Segment Open
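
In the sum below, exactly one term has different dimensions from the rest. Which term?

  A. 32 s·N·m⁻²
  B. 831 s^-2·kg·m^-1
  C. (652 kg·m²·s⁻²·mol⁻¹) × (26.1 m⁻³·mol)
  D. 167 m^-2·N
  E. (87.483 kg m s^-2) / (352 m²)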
Segment Closed
## TASK TO CARRY OUT
Starting at the line that holds "C. (652 kg·m²·s⁻²·mol⁻¹) × (26.1 m⁻³·mol)", set down each line exactly through the last line of the records above, and no others.

## REPLY
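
  C. (652 kg·m²·s⁻²·mol⁻¹) × (26.1 m⁻³·mol)
  D. 167 m^-2·N
  E. (87.483 kg m s^-2) / (352 m²)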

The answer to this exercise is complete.